Records contained in a dataset:
★ ★ ★
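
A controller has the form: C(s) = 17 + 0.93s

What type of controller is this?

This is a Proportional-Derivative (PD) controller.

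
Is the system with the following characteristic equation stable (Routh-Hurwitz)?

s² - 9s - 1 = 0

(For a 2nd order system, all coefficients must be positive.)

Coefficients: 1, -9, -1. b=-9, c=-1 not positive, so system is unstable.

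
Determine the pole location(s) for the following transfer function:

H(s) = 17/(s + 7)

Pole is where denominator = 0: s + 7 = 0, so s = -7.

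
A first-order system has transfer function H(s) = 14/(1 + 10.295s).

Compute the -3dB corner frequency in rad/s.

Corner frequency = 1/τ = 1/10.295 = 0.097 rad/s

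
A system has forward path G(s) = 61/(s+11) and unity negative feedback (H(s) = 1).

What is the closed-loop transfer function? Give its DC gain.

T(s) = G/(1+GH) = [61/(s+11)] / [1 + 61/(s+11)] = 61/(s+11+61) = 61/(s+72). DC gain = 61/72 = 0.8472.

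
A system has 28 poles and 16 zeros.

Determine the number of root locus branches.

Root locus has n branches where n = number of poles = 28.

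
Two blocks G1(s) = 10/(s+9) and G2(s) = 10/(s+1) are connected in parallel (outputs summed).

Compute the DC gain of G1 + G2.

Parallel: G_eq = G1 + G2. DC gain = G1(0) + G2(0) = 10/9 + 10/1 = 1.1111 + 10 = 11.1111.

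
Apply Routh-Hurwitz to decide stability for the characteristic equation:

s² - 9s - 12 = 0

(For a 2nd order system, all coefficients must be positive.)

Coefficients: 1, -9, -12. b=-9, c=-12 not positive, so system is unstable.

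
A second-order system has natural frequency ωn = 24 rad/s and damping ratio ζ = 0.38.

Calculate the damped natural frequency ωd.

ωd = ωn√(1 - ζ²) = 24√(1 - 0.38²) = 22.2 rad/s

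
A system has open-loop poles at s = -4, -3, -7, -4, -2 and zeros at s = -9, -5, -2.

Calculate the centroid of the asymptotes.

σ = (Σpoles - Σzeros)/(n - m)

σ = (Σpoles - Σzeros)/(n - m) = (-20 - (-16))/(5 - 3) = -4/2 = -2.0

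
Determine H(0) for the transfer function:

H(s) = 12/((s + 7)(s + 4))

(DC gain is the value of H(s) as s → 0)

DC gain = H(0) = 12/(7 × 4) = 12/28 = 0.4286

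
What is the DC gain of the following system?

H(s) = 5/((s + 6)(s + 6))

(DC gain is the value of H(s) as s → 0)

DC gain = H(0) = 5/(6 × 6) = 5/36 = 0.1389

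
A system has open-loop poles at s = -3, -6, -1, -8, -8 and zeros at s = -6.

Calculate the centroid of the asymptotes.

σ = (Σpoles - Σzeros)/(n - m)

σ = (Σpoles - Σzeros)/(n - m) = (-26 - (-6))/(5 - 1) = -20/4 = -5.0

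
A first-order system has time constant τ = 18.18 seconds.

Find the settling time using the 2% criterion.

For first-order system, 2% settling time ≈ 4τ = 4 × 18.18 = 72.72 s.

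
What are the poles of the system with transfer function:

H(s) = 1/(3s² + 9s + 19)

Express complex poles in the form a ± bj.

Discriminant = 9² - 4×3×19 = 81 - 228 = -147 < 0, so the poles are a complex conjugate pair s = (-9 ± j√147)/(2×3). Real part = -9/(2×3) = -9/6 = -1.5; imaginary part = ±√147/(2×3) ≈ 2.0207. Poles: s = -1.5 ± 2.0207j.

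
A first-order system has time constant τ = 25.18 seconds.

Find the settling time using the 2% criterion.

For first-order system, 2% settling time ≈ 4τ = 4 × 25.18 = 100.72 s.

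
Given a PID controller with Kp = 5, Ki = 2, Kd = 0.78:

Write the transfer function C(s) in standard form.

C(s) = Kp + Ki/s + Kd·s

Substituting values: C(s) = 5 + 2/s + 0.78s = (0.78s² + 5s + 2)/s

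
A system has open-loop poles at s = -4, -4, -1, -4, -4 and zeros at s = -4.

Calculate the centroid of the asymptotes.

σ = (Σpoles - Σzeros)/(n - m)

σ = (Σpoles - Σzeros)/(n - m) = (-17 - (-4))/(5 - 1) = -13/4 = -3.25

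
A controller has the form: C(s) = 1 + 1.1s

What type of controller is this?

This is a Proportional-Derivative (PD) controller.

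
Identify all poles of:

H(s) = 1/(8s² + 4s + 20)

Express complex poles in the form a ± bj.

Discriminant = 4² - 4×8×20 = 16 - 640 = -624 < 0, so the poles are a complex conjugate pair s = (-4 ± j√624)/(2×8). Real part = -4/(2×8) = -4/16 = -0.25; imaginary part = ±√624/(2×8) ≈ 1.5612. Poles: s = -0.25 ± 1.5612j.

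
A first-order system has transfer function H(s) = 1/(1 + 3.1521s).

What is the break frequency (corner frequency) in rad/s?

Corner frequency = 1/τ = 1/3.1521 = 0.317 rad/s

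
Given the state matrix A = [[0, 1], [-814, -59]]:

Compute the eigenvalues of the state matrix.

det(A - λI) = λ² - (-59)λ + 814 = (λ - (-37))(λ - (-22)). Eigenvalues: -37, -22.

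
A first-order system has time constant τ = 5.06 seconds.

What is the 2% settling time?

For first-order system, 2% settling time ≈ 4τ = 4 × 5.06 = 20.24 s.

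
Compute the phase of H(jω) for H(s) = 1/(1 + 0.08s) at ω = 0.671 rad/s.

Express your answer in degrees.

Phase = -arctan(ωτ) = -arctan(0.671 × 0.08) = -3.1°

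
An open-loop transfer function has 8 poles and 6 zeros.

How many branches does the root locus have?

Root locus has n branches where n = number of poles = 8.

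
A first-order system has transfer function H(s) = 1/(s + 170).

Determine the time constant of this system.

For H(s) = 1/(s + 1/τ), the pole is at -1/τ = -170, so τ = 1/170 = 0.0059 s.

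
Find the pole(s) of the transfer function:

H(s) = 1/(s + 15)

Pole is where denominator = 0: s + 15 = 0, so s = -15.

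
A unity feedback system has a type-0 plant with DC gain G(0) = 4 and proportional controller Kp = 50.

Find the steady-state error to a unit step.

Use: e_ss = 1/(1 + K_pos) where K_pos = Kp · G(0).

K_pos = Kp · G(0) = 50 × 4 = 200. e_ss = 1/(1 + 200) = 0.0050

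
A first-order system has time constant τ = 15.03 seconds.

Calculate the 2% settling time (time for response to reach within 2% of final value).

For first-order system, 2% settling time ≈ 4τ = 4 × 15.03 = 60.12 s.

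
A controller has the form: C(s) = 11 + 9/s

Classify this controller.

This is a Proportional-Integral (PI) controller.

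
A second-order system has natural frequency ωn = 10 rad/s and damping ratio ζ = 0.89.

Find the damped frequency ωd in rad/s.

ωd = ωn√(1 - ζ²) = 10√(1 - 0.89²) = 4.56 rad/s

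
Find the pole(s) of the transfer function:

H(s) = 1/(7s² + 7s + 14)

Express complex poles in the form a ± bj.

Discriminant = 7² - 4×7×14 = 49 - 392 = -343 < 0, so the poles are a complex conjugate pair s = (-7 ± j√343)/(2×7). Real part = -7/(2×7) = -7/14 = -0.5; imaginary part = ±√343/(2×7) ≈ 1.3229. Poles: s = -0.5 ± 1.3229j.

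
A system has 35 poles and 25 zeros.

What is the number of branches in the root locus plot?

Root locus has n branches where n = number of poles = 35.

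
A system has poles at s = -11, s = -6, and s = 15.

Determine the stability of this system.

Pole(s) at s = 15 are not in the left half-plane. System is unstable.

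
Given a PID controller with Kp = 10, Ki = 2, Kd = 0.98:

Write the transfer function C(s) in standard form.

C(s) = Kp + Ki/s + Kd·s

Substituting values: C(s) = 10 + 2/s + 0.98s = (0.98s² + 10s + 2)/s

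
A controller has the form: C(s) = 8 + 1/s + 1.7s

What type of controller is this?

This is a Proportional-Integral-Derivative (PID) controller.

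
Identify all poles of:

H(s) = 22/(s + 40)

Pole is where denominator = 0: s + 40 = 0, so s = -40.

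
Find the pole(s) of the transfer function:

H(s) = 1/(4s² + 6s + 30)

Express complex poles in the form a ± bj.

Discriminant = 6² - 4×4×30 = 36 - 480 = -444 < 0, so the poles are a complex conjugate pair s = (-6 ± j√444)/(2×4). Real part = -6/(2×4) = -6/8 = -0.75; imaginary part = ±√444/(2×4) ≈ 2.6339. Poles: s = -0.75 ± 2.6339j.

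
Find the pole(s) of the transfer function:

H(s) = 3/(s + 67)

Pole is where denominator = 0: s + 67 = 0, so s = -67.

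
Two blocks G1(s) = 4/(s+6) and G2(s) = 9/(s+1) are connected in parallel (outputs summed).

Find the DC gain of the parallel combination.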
★ ★ ★
From the records above, extract exactly and only the lines that begin at the line with "A first-order system has time constant τ = 15.03" and stop after the line with "H(s) = 1/(7s² + 7s + 14)".

Task answer:
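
A first-order system has time constant τ = 15.03 seconds.

Calculate the 2% settling time (time for response to reach within 2% of final value).

For first-order system, 2% settling time ≈ 4τ = 4 × 15.03 = 60.12 s.

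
A controller has the form: C(s) = 11 + 9/s

Classify this controller.

This is a Proportional-Integral (PI) controller.

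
A second-order system has natural frequency ωn = 10 rad/s and damping ratio ζ = 0.89.

Find the damped frequency ωd in rad/s.

ωd = ωn√(1 - ζ²) = 10√(1 - 0.89²) = 4.56 rad/s

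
Find the pole(s) of the transfer function:

H(s) = 1/(7s² + 7s + 14)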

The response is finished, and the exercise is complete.